___ LISTED RECORDS ___

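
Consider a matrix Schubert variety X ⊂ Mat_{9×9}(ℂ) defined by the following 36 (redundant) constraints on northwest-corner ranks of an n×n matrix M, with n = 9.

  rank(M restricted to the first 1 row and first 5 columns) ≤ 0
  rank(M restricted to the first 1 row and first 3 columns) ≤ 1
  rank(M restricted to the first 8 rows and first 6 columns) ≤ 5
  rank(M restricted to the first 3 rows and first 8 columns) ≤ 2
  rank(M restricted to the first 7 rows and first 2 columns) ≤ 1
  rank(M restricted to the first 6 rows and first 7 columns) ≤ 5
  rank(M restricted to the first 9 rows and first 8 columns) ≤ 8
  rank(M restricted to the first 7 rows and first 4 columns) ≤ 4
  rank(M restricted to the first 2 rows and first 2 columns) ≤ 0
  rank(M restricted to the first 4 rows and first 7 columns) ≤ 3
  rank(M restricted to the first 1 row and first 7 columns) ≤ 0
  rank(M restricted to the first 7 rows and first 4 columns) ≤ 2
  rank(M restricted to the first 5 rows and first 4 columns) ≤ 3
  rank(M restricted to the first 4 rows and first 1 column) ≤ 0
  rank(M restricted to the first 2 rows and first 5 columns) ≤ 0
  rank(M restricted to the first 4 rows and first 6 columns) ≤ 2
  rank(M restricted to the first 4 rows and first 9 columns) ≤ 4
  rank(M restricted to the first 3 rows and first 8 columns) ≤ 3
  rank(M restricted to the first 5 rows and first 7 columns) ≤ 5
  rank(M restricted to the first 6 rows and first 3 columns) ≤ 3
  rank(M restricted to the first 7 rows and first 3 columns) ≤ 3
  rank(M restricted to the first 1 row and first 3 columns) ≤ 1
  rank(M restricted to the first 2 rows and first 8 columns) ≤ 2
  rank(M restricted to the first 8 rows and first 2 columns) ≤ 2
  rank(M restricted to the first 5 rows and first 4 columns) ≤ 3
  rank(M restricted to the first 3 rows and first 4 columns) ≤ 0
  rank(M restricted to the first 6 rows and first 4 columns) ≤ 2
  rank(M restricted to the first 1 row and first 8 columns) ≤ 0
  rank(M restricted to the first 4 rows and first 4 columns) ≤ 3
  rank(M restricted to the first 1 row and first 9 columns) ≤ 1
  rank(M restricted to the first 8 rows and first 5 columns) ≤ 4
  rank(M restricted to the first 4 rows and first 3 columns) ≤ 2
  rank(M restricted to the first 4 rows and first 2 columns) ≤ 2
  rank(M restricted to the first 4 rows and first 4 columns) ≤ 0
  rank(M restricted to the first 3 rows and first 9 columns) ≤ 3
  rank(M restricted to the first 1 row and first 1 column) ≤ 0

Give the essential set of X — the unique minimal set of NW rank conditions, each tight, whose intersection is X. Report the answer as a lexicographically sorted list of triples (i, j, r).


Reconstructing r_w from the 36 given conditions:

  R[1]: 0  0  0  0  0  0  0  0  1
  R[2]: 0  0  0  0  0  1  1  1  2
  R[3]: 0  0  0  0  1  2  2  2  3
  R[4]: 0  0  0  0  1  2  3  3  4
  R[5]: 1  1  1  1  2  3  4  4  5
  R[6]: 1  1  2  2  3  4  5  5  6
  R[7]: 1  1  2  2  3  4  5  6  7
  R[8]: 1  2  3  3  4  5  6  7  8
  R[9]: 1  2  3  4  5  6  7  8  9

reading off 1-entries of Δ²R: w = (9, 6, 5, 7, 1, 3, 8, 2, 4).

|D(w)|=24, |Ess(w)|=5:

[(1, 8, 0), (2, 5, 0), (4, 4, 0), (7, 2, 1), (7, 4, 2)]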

___
___ LISTED RECORDS ___

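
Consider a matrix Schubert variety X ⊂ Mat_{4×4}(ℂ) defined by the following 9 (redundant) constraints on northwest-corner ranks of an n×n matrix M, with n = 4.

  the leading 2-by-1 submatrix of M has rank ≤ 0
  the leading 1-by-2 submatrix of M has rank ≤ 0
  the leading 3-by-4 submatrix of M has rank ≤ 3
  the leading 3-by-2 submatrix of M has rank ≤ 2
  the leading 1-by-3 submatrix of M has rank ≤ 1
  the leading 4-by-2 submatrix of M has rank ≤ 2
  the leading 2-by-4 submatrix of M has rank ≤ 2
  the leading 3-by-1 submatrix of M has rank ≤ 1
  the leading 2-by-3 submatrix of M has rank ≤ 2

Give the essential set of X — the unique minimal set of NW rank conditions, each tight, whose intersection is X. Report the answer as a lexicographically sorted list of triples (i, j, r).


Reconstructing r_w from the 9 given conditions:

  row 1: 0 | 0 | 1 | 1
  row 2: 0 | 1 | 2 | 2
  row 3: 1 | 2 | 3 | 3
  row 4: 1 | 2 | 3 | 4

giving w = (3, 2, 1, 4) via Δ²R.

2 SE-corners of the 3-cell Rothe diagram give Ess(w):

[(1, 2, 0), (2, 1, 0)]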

___
___ LISTED RECORDS ___

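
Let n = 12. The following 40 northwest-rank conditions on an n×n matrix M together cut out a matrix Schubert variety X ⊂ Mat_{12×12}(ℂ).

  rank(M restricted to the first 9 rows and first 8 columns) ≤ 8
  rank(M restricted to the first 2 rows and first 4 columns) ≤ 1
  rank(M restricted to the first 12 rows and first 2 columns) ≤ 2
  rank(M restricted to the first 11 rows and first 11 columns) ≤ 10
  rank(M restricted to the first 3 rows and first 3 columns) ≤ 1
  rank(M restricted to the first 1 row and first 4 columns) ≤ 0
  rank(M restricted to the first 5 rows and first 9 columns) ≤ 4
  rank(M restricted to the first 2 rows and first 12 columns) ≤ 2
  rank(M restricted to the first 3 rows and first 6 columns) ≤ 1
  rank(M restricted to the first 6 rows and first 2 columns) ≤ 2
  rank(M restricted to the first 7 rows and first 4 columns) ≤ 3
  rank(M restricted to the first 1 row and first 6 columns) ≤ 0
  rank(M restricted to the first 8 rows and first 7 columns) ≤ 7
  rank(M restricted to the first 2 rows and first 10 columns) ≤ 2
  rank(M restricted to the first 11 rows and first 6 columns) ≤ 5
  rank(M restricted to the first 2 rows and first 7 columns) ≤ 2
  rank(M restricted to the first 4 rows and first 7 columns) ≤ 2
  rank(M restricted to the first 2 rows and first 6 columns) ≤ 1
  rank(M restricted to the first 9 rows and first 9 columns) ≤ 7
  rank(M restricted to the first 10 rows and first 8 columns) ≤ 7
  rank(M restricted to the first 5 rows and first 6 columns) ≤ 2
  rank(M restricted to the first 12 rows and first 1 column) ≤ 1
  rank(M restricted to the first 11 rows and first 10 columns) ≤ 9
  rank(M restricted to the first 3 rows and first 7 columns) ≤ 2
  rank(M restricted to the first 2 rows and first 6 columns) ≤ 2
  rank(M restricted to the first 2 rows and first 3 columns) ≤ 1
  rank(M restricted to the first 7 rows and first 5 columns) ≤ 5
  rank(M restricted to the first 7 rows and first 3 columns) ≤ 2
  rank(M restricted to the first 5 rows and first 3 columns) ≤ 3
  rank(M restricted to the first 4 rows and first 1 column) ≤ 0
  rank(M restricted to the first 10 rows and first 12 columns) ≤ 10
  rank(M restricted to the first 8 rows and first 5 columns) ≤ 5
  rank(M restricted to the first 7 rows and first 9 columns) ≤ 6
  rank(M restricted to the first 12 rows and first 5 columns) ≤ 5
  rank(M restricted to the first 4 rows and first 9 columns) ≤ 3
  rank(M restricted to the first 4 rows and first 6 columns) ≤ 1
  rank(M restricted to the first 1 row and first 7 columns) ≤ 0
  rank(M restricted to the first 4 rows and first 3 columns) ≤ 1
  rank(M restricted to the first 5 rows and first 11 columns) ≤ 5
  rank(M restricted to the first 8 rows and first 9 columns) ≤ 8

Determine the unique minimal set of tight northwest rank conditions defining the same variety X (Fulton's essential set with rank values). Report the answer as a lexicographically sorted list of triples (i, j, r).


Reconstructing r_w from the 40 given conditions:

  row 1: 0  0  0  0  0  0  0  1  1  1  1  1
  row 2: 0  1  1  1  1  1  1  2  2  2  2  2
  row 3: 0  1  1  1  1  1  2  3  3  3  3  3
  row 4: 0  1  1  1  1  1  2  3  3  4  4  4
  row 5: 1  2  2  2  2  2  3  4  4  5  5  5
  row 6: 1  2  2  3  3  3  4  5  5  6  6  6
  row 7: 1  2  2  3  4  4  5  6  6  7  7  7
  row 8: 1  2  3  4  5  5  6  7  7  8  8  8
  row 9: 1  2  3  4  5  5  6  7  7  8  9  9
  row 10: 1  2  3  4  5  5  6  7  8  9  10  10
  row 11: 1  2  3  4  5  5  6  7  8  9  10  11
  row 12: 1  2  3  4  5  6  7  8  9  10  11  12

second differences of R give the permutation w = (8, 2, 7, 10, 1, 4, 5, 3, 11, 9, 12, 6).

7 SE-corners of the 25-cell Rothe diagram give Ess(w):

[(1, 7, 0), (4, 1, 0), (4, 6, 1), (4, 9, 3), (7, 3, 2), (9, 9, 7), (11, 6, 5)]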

___

Please copy all lines of the listing in which the string "Consider" occurs.

• **EXERCISE RESPONSE**
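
Consider a matrix Schubert variety X ⊂ Mat_{9×9}(ℂ) defined by the following 36 (redundant) constraints on northwest-corner ranks of an n×n matrix M, with n = 9.
Consider a matrix Schubert variety X ⊂ Mat_{4×4}(ℂ) defined by the following 9 (redundant) constraints on northwest-corner ranks of an n×n matrix M, with n = 4.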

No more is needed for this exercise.